▸ **What to do**:
Should a line in the entries below contain "arrangement", return that line.
******************************
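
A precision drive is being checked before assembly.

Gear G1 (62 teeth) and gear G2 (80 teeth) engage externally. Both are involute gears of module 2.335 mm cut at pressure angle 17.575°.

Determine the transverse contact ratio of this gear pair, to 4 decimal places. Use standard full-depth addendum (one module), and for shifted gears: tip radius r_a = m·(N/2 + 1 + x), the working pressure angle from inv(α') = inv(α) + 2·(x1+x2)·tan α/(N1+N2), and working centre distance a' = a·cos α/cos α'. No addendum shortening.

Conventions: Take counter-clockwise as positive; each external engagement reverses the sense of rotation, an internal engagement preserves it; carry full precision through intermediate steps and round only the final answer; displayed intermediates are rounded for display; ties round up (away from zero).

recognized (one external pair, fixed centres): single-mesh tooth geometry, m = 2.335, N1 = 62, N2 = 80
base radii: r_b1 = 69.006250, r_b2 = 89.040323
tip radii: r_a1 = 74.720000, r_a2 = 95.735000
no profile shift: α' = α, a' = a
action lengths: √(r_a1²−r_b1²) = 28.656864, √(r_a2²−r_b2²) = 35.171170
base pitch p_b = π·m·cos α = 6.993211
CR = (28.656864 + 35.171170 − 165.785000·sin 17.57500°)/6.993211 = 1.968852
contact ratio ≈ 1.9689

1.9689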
******************************
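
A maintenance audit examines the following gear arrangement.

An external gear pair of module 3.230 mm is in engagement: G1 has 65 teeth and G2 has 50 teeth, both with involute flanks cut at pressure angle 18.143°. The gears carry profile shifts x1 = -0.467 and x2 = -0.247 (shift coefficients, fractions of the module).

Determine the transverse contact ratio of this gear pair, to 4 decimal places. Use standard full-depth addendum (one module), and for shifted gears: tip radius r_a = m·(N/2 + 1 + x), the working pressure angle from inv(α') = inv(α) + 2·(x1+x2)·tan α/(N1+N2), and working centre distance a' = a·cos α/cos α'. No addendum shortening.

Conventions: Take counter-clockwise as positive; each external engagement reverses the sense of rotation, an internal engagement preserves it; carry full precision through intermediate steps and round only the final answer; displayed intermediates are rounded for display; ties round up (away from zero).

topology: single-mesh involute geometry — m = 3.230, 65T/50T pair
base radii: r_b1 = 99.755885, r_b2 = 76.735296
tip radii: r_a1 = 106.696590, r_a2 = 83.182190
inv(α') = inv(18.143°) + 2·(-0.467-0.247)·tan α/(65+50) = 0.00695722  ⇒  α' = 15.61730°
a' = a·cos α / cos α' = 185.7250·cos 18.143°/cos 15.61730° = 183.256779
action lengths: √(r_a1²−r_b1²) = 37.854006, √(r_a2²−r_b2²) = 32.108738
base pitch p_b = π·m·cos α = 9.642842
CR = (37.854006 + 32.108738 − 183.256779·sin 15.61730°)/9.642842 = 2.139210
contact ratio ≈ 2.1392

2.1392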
******************************
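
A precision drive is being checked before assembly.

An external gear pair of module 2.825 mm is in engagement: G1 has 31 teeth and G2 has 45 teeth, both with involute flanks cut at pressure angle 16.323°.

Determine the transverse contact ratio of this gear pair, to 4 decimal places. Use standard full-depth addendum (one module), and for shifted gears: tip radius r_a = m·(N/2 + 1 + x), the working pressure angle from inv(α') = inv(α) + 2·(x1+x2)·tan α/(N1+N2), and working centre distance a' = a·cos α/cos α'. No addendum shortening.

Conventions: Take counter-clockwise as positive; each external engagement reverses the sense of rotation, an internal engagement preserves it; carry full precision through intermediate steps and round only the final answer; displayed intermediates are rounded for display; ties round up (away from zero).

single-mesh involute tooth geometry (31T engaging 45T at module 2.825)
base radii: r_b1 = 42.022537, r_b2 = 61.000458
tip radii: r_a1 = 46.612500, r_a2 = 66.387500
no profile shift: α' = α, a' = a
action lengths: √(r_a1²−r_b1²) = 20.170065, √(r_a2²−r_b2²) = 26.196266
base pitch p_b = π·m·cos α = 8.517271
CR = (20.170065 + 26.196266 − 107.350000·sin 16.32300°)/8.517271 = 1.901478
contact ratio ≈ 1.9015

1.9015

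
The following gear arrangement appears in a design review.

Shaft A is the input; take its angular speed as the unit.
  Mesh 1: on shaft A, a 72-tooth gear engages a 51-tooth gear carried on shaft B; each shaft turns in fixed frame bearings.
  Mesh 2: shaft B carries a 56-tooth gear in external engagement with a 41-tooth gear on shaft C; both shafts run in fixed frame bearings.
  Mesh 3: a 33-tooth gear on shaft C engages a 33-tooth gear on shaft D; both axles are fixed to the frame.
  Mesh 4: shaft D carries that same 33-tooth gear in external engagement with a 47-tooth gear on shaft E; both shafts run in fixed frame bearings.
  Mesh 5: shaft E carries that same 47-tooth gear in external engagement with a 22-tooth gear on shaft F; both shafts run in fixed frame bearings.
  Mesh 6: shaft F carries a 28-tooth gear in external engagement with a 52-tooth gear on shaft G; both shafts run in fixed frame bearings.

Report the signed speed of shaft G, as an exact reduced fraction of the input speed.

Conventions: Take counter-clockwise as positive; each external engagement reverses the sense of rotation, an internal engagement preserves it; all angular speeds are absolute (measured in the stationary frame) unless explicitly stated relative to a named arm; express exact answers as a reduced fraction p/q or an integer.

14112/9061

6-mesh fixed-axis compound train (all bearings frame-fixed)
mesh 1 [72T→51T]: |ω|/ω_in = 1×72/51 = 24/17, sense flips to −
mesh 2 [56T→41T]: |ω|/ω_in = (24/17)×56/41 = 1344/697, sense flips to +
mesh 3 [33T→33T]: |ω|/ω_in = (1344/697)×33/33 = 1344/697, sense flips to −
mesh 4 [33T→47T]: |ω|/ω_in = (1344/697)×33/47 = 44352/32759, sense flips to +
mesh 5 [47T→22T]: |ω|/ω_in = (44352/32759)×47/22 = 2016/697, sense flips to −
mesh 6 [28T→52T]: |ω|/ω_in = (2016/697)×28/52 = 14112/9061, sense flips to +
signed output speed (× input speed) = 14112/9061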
******************************
▸ **Result**:
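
A maintenance audit examines the following gear arrangement.
The following gear arrangement appears in a design review.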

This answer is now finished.